What is required: Exactly the line with "2: DROP who=B seq=7000 len=34" and the lines that follow it, through the closing line of the entries, should be restated, with nothing left out or added.

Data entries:
***

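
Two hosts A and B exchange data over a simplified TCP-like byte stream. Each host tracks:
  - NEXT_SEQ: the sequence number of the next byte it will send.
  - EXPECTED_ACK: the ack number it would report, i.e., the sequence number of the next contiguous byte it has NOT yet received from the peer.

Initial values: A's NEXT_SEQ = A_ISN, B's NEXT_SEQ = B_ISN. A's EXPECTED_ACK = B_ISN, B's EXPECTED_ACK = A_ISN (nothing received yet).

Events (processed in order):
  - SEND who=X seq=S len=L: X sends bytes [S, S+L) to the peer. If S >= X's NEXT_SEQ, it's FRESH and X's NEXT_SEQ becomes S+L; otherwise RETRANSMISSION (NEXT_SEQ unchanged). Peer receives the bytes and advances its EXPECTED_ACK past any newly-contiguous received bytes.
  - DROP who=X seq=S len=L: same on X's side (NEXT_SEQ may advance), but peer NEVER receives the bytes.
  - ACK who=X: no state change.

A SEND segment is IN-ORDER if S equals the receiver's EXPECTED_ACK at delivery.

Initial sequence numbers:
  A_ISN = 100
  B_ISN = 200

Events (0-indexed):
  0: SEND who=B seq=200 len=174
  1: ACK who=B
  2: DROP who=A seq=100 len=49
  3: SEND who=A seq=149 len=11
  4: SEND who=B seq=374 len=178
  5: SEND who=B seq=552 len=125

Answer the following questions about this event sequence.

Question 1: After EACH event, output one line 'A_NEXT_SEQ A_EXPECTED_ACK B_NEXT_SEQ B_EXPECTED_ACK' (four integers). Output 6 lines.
100 374 374 100
100 374 374 100
149 374 374 100
160 374 374 100
160 552 552 100
160 677 677 100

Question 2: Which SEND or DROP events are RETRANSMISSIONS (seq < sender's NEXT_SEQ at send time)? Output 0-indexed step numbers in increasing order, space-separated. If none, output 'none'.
Step 0: SEND seq=200 -> fresh
Step 2: DROP seq=100 -> fresh
Step 3: SEND seq=149 -> fresh
Step 4: SEND seq=374 -> fresh
Step 5: SEND seq=552 -> fresh

Answer: none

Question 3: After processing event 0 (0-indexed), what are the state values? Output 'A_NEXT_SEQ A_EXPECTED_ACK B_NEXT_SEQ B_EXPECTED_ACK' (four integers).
After event 0: A_seq=100 A_ack=374 B_seq=374 B_ack=100

100 374 374 100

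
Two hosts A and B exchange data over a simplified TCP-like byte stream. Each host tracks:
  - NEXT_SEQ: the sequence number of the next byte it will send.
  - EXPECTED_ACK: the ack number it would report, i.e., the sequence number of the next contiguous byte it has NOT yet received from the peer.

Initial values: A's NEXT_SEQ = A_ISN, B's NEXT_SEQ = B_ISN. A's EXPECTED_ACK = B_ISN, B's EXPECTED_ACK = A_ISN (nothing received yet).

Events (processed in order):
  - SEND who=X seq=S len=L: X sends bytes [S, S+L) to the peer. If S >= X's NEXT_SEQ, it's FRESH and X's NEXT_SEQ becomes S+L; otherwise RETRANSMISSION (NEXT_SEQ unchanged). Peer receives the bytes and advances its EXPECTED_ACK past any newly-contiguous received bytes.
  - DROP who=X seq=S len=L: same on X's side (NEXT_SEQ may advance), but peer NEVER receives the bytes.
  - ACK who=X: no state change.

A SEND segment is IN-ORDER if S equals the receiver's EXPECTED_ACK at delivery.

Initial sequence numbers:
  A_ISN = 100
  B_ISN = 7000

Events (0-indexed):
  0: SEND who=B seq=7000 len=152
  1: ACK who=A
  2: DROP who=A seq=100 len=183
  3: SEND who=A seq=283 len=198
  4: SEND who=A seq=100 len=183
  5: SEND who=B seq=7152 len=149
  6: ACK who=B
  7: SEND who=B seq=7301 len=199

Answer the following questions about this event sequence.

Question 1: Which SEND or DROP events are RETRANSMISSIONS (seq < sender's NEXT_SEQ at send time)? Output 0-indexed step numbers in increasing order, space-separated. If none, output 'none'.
Answer: 4

Derivation:
Step 0: SEND seq=7000 -> fresh
Step 2: DROP seq=100 -> fresh
Step 3: SEND seq=283 -> fresh
Step 4: SEND seq=100 -> retransmit
Step 5: SEND seq=7152 -> fresh
Step 7: SEND seq=7301 -> fresh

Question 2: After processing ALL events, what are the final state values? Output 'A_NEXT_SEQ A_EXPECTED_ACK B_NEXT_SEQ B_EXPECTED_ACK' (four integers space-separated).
Answer: 481 7500 7500 481

Derivation:
After event 0: A_seq=100 A_ack=7152 B_seq=7152 B_ack=100
After event 1: A_seq=100 A_ack=7152 B_seq=7152 B_ack=100
After event 2: A_seq=283 A_ack=7152 B_seq=7152 B_ack=100
After event 3: A_seq=481 A_ack=7152 B_seq=7152 B_ack=100
After event 4: A_seq=481 A_ack=7152 B_seq=7152 B_ack=481
After event 5: A_seq=481 A_ack=7301 B_seq=7301 B_ack=481
After event 6: A_seq=481 A_ack=7301 B_seq=7301 B_ack=481
After event 7: A_seq=481 A_ack=7500 B_seq=7500 B_ack=481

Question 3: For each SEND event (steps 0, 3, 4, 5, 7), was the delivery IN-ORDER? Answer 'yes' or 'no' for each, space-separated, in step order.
Step 0: SEND seq=7000 -> in-order
Step 3: SEND seq=283 -> out-of-order
Step 4: SEND seq=100 -> in-order
Step 5: SEND seq=7152 -> in-order
Step 7: SEND seq=7301 -> in-order

Answer: yes no yes yes yes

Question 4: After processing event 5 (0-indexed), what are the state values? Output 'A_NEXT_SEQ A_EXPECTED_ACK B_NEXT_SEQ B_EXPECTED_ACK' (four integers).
After event 0: A_seq=100 A_ack=7152 B_seq=7152 B_ack=100
After event 1: A_seq=100 A_ack=7152 B_seq=7152 B_ack=100
After event 2: A_seq=283 A_ack=7152 B_seq=7152 B_ack=100
After event 3: A_seq=481 A_ack=7152 B_seq=7152 B_ack=100
After event 4: A_seq=481 A_ack=7152 B_seq=7152 B_ack=481
After event 5: A_seq=481 A_ack=7301 B_seq=7301 B_ack=481

481 7301 7301 481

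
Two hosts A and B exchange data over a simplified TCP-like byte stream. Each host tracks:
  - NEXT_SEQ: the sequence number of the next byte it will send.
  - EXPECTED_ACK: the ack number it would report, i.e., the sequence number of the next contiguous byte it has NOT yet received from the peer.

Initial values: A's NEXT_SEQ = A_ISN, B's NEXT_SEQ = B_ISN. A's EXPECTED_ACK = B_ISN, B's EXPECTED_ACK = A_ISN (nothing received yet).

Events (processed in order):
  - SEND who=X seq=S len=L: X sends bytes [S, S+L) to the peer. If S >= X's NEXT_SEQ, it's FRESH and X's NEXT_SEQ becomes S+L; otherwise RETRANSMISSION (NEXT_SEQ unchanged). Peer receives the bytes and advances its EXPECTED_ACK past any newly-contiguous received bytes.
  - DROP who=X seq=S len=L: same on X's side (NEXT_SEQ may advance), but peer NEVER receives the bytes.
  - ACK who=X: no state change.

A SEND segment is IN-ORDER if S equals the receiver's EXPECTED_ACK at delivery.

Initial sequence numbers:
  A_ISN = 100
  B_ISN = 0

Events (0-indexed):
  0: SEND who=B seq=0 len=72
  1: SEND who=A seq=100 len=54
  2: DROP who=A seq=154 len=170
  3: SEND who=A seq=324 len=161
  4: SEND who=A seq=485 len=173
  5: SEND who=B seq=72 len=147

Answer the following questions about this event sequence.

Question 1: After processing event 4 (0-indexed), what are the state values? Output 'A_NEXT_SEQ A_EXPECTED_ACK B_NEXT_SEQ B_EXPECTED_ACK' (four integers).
After event 0: A_seq=100 A_ack=72 B_seq=72 B_ack=100
After event 1: A_seq=154 A_ack=72 B_seq=72 B_ack=154
After event 2: A_seq=324 A_ack=72 B_seq=72 B_ack=154
After event 3: A_seq=485 A_ack=72 B_seq=72 B_ack=154
After event 4: A_seq=658 A_ack=72 B_seq=72 B_ack=154

658 72 72 154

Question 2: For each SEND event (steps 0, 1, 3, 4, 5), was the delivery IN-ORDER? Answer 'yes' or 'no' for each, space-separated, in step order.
Step 0: SEND seq=0 -> in-order
Step 1: SEND seq=100 -> in-order
Step 3: SEND seq=324 -> out-of-order
Step 4: SEND seq=485 -> out-of-order
Step 5: SEND seq=72 -> in-order

Answer: yes yes no no yes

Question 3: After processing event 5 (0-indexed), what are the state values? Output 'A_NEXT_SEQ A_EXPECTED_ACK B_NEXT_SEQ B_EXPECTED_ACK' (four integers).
After event 0: A_seq=100 A_ack=72 B_seq=72 B_ack=100
After event 1: A_seq=154 A_ack=72 B_seq=72 B_ack=154
After event 2: A_seq=324 A_ack=72 B_seq=72 B_ack=154
After event 3: A_seq=485 A_ack=72 B_seq=72 B_ack=154
After event 4: A_seq=658 A_ack=72 B_seq=72 B_ack=154
After event 5: A_seq=658 A_ack=219 B_seq=219 B_ack=154

658 219 219 154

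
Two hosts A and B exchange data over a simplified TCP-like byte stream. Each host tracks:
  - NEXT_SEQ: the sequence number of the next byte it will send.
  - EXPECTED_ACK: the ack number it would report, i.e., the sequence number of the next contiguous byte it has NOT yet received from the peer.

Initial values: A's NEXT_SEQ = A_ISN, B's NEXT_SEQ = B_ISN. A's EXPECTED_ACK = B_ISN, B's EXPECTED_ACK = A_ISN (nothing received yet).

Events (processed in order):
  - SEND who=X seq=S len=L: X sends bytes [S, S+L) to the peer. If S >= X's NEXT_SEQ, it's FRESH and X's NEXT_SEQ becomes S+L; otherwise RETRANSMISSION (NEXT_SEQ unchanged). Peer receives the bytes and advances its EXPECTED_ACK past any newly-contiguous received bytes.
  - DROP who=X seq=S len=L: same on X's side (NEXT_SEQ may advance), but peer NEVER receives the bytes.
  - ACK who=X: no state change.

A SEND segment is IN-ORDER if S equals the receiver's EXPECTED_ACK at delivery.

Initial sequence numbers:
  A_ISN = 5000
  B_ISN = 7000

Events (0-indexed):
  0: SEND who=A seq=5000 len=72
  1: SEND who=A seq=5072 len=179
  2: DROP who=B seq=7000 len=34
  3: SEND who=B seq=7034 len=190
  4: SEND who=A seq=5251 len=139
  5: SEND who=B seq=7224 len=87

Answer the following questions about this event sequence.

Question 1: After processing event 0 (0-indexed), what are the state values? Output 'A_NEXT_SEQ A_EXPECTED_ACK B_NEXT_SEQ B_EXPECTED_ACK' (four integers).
After event 0: A_seq=5072 A_ack=7000 B_seq=7000 B_ack=5072

5072 7000 7000 5072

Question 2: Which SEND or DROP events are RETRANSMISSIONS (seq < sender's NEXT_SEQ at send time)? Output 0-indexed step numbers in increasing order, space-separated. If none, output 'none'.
Step 0: SEND seq=5000 -> fresh
Step 1: SEND seq=5072 -> fresh
Step 2: DROP seq=7000 -> fresh
Step 3: SEND seq=7034 -> fresh
Step 4: SEND seq=5251 -> fresh
Step 5: SEND seq=7224 -> fresh

Answer: none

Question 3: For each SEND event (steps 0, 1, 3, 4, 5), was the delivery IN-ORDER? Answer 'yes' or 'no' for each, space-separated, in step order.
Answer: yes yes no yes no

Derivation:
Step 0: SEND seq=5000 -> in-order
Step 1: SEND seq=5072 -> in-order
Step 3: SEND seq=7034 -> out-of-order
Step 4: SEND seq=5251 -> in-order
Step 5: SEND seq=7224 -> out-of-order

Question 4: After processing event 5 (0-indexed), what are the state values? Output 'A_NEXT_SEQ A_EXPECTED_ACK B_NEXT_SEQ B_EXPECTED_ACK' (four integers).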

***

Exercise solution:
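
  2: DROP who=B seq=7000 len=34
  3: SEND who=B seq=7034 len=190
  4: SEND who=A seq=5251 len=139
  5: SEND who=B seq=7224 len=87

Answer the following questions about this event sequence.

Question 1: After processing event 0 (0-indexed), what are the state values? Output 'A_NEXT_SEQ A_EXPECTED_ACK B_NEXT_SEQ B_EXPECTED_ACK' (four integers).
After event 0: A_seq=5072 A_ack=7000 B_seq=7000 B_ack=5072

5072 7000 7000 5072

Question 2: Which SEND or DROP events are RETRANSMISSIONS (seq < sender's NEXT_SEQ at send time)? Output 0-indexed step numbers in increasing order, space-separated. If none, output 'none'.
Step 0: SEND seq=5000 -> fresh
Step 1: SEND seq=5072 -> fresh
Step 2: DROP seq=7000 -> fresh
Step 3: SEND seq=7034 -> fresh
Step 4: SEND seq=5251 -> fresh
Step 5: SEND seq=7224 -> fresh

Answer: none

Question 3: For each SEND event (steps 0, 1, 3, 4, 5), was the delivery IN-ORDER? Answer 'yes' or 'no' for each, space-separated, in step order.
Answer: yes yes no yes no

Derivation:
Step 0: SEND seq=5000 -> in-order
Step 1: SEND seq=5072 -> in-order
Step 3: SEND seq=7034 -> out-of-order
Step 4: SEND seq=5251 -> in-order
Step 5: SEND seq=7224 -> out-of-order

Question 4: After processing event 5 (0-indexed), what are the state values? Output 'A_NEXT_SEQ A_EXPECTED_ACK B_NEXT_SEQ B_EXPECTED_ACK' (four integers).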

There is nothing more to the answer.